TO DO:
Look through the records below for the word "blend". Report how many lines have it, and only that number.

Collected data:
##########
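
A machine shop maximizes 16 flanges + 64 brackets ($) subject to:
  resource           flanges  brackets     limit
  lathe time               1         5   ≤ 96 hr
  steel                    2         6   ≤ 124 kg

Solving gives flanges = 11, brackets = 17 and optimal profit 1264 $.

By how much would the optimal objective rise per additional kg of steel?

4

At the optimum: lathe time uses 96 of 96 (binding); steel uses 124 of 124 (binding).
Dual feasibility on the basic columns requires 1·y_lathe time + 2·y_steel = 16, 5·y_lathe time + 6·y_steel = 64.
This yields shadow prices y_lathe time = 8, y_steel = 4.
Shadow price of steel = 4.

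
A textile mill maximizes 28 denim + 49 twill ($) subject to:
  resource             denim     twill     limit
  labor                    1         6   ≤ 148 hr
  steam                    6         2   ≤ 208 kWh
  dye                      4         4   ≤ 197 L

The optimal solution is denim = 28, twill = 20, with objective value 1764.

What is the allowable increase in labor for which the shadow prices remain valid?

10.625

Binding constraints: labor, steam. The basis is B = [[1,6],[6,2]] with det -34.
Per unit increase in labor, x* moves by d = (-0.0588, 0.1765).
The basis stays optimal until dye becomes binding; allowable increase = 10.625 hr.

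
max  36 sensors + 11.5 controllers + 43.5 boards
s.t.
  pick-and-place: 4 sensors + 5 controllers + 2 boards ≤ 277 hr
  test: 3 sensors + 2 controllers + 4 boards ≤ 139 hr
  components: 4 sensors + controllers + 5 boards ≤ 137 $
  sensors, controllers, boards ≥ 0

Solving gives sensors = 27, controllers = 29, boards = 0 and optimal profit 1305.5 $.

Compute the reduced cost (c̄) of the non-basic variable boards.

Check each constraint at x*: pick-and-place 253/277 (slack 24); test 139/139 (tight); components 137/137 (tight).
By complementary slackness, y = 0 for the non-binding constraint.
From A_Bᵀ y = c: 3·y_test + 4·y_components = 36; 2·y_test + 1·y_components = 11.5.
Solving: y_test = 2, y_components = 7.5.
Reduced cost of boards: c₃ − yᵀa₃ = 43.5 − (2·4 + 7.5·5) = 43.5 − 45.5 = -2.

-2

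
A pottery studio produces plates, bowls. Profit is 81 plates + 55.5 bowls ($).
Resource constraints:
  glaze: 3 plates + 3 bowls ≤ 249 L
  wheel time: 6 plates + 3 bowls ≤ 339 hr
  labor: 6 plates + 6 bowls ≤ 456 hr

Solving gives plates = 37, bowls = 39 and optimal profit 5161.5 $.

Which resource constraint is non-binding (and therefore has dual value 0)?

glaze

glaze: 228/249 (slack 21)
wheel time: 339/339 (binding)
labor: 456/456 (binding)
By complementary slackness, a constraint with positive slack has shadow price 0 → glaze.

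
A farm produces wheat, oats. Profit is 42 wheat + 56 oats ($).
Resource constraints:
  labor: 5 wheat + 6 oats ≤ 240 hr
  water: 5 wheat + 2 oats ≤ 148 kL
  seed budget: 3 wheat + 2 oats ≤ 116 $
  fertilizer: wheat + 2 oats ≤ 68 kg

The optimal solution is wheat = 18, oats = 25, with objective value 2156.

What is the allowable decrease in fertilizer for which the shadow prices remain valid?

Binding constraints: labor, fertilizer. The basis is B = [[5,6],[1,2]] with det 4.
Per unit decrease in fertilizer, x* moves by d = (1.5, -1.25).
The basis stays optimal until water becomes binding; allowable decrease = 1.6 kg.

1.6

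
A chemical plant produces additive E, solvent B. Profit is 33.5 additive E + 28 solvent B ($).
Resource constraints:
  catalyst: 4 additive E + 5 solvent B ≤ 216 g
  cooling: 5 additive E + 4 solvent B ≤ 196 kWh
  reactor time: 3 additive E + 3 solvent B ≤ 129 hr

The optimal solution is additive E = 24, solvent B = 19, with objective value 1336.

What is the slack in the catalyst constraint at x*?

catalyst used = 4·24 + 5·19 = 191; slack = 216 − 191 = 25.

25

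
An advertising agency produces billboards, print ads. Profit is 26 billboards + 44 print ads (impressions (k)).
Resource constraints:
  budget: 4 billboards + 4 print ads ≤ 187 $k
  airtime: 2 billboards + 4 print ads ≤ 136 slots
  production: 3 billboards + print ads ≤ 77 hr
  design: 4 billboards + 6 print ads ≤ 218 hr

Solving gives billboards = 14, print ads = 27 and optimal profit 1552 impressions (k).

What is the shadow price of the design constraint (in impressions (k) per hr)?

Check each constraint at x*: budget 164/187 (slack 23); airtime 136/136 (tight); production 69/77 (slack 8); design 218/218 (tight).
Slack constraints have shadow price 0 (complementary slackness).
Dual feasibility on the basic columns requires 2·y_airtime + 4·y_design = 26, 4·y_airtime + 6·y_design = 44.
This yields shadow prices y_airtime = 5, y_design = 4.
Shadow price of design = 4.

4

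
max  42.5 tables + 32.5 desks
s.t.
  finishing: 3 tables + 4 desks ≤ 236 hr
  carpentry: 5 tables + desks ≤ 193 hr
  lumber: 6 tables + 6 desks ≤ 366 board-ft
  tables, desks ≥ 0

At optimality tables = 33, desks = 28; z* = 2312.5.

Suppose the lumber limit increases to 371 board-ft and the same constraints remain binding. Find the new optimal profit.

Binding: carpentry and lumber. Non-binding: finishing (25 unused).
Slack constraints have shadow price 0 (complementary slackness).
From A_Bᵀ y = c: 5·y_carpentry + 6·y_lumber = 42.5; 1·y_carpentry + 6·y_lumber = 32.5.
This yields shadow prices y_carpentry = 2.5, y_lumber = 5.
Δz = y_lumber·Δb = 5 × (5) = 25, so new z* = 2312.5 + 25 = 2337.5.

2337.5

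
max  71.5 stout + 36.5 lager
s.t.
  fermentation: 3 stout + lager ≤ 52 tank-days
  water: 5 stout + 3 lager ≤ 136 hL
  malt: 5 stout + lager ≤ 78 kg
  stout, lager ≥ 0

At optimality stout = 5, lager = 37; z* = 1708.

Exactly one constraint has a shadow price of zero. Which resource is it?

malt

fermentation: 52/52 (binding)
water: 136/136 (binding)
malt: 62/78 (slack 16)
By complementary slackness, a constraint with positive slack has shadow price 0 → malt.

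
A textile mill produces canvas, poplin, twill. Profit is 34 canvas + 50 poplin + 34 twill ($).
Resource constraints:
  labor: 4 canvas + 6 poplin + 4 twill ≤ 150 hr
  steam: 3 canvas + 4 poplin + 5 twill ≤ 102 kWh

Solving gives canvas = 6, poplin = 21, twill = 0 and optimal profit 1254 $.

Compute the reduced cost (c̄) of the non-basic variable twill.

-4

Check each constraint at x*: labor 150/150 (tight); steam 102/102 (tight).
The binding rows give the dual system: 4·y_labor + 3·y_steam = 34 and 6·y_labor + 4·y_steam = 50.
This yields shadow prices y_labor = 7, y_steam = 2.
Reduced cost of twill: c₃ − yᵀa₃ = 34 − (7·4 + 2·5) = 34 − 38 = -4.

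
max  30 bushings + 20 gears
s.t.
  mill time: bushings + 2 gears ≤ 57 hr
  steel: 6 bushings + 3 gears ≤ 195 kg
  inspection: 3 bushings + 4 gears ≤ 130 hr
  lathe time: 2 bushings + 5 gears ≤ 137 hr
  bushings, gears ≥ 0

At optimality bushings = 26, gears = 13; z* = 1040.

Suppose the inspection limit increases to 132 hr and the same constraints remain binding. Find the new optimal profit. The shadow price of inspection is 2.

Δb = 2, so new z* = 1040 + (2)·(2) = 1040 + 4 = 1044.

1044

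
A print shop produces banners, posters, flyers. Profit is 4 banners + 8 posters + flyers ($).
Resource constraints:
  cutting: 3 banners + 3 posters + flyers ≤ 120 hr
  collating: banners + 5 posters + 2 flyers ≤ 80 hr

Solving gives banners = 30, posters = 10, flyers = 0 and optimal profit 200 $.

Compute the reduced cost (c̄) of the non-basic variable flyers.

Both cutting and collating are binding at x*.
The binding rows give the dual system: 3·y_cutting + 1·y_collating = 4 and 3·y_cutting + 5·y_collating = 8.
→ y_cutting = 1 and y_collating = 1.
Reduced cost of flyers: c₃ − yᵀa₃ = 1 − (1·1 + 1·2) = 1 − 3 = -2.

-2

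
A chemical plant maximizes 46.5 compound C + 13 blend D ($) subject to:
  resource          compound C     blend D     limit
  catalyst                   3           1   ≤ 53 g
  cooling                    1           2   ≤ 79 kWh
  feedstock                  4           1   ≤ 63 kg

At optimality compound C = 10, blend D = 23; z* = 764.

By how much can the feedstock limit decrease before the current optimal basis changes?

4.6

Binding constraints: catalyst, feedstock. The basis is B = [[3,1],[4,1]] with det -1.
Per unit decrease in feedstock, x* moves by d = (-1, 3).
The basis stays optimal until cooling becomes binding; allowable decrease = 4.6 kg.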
##########
WRITTEN RESPONSE:
3